> MATERIAL TO PROCESS
★ ★ ★ ★ ★ ★ ★
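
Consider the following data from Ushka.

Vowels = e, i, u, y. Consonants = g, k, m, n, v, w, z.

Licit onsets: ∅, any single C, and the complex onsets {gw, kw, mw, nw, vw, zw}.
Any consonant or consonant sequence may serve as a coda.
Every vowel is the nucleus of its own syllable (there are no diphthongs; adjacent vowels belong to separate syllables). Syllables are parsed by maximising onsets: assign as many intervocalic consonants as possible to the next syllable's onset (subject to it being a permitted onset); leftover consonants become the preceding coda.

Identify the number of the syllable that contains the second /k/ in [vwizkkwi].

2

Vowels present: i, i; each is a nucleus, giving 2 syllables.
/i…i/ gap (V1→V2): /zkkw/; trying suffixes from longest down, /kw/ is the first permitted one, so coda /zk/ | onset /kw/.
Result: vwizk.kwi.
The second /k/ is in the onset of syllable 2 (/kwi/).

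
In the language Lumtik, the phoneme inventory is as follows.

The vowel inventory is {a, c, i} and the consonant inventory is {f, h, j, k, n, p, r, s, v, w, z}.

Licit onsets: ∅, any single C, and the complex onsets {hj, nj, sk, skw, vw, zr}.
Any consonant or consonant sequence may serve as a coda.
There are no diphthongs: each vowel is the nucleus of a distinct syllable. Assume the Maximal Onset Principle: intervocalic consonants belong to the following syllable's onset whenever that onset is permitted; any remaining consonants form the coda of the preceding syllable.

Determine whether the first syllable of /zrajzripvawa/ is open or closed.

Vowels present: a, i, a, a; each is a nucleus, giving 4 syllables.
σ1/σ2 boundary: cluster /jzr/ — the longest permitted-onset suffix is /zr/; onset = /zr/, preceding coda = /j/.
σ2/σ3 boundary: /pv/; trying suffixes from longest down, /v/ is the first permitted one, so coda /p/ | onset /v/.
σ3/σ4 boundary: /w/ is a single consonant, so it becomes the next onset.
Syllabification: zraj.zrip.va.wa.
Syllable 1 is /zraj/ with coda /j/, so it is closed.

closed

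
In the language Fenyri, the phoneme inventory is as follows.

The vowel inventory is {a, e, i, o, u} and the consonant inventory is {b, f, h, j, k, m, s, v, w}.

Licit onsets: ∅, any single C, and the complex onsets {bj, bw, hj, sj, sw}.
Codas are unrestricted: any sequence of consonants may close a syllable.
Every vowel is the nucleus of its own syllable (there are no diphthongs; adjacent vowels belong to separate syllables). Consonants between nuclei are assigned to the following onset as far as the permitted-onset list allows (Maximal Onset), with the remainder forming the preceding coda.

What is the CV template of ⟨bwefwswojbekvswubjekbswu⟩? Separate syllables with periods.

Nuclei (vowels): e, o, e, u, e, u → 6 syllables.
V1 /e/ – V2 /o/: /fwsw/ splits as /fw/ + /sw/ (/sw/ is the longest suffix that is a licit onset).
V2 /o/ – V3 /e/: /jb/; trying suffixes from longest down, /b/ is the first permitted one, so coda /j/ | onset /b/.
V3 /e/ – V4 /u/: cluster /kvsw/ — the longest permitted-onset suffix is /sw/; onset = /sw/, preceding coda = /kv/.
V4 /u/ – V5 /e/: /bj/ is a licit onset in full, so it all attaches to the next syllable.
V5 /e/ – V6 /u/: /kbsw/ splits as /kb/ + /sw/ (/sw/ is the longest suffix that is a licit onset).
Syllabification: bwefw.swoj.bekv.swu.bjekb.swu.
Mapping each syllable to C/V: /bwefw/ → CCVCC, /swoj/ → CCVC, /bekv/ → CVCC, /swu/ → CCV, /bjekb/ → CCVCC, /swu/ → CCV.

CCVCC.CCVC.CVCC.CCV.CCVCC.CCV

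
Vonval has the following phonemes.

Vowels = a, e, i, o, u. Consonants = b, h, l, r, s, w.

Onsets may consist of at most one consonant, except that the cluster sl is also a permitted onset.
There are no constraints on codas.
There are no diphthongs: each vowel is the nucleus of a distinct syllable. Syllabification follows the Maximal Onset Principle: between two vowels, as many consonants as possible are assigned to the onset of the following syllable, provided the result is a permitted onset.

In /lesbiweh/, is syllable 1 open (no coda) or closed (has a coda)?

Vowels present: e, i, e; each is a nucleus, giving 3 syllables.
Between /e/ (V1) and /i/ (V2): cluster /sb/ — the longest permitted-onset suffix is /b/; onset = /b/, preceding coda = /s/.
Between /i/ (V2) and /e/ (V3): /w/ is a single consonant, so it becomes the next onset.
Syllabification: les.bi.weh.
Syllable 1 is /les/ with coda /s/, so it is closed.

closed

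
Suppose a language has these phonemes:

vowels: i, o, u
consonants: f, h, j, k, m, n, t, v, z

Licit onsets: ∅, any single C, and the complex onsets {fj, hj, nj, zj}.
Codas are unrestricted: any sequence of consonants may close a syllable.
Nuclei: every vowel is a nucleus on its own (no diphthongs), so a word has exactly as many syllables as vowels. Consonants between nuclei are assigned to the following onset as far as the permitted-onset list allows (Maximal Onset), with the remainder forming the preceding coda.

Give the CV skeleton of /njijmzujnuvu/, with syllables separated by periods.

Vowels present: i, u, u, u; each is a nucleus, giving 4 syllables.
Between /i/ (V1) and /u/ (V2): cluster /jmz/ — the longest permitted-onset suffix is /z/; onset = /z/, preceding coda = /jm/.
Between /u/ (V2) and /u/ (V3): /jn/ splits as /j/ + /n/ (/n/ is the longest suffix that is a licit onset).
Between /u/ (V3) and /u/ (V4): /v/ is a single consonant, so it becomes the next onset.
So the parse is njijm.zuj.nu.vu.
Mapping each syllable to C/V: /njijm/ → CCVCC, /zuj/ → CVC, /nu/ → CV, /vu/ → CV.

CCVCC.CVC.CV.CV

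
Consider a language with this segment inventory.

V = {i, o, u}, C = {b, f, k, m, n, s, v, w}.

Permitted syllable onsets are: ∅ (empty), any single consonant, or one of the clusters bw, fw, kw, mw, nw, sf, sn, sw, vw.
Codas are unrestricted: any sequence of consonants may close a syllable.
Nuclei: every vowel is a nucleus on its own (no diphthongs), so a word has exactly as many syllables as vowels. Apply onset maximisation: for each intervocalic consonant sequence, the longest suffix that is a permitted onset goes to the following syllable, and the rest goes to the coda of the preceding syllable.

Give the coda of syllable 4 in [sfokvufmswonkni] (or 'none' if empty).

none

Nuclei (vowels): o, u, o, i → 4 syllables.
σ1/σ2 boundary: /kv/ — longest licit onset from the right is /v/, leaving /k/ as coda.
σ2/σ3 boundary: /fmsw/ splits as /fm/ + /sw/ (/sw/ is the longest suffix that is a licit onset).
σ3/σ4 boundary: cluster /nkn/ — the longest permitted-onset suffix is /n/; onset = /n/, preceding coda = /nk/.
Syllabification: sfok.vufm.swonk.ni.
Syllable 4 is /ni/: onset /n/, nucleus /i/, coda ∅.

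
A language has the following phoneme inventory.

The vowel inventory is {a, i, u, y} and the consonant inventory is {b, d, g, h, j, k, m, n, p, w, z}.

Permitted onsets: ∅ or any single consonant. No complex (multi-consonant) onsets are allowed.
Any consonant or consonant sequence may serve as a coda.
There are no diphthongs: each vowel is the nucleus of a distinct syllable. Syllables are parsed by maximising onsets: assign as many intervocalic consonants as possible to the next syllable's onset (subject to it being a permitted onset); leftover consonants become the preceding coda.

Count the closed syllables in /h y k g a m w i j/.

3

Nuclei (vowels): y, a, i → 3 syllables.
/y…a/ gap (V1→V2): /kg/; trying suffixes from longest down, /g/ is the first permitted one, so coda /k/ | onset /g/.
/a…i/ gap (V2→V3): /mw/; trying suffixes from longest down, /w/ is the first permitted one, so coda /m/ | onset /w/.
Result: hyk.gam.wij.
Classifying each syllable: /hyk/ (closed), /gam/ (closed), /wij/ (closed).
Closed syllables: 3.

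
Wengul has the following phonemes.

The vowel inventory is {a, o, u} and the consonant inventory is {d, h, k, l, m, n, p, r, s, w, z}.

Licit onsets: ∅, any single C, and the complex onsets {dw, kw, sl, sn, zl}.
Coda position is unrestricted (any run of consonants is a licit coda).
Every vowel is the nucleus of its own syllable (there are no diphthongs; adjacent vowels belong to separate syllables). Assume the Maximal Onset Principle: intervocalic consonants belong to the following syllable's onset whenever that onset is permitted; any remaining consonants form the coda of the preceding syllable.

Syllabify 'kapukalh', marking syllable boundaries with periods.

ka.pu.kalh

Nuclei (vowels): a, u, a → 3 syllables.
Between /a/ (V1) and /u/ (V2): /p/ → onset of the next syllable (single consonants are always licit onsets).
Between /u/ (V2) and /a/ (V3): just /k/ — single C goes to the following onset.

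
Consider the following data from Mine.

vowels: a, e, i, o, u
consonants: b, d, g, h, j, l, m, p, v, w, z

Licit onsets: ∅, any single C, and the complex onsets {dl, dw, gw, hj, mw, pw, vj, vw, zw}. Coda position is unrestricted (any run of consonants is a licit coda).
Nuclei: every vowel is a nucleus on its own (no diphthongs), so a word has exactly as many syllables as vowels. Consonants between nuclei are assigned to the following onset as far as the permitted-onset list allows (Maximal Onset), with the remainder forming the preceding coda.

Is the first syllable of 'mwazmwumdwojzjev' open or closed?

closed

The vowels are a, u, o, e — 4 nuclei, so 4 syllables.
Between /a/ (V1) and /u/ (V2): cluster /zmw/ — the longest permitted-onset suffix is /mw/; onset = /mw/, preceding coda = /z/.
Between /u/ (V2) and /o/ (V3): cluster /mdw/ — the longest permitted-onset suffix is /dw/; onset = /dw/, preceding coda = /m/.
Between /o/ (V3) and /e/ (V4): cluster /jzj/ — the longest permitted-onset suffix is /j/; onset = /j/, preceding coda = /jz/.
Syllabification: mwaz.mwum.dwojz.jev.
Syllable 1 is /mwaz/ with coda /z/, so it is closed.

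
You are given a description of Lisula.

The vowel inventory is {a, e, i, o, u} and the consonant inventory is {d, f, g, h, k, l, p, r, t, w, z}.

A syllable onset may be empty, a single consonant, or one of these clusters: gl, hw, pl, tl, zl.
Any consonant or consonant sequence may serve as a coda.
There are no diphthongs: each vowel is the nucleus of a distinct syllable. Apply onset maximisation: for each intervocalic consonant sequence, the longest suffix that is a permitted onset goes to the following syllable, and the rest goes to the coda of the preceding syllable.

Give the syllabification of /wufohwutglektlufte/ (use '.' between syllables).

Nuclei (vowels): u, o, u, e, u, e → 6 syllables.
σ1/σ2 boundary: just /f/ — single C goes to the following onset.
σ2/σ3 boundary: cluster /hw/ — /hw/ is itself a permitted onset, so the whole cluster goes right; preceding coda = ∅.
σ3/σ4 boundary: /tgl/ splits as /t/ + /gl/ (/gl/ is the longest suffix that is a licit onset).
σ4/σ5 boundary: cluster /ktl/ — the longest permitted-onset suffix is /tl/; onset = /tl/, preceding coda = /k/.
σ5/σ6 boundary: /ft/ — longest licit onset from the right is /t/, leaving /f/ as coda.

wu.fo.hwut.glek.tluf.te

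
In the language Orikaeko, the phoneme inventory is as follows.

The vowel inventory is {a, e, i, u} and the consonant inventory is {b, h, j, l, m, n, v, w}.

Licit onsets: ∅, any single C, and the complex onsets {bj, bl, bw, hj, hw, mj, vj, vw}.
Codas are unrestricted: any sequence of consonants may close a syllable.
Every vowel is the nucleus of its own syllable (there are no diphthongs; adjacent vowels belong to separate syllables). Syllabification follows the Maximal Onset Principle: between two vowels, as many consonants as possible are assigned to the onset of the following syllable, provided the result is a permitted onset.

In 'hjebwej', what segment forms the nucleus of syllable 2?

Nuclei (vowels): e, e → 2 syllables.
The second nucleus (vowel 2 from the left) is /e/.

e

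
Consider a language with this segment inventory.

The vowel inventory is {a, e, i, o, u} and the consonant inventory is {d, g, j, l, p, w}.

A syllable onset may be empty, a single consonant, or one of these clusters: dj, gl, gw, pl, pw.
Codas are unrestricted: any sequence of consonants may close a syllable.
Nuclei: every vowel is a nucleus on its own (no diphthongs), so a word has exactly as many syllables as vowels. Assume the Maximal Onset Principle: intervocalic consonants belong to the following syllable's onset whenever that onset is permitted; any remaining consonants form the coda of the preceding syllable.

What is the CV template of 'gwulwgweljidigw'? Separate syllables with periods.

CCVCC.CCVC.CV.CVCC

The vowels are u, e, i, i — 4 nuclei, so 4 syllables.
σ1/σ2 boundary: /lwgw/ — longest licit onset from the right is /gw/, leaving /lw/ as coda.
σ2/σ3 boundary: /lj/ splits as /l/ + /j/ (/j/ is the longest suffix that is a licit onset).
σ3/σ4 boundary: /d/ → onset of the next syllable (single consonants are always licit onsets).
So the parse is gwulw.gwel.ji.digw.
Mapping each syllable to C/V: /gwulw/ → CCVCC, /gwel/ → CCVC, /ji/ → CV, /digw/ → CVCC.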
★ ★ ★ ★ ★ ★ ★
> TASK DIRECTIONS
Give again, exactly as written, every line from the first one above through the line that has "distinct syllable. Assume" in it.

> WRITTEN ANSWER
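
Consider the following data from Ushka.

Vowels = e, i, u, y. Consonants = g, k, m, n, v, w, z.

Licit onsets: ∅, any single C, and the complex onsets {gw, kw, mw, nw, vw, zw}.
Any consonant or consonant sequence may serve as a coda.
Every vowel is the nucleus of its own syllable (there are no diphthongs; adjacent vowels belong to separate syllables). Syllables are parsed by maximising onsets: assign as many intervocalic consonants as possible to the next syllable's onset (subject to it being a permitted onset); leftover consonants become the preceding coda.

Identify the number of the syllable that contains the second /k/ in [vwizkkwi].

2

Vowels present: i, i; each is a nucleus, giving 2 syllables.
/i…i/ gap (V1→V2): /zkkw/; trying suffixes from longest down, /kw/ is the first permitted one, so coda /zk/ | onset /kw/.
Result: vwizk.kwi.
The second /k/ is in the onset of syllable 2 (/kwi/).

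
In the language Lumtik, the phoneme inventory is as follows.

The vowel inventory is {a, c, i} and the consonant inventory is {f, h, j, k, n, p, r, s, v, w, z}.

Licit onsets: ∅, any single C, and the complex onsets {hj, nj, sk, skw, vw, zr}.
Any consonant or consonant sequence may serve as a coda.
There are no diphthongs: each vowel is the nucleus of a distinct syllable. Assume the Maximal Onset Principle: intervocalic consonants belong to the following syllable's onset whenever that onset is permitted; any remaining consonants form the coda of the preceding syllable.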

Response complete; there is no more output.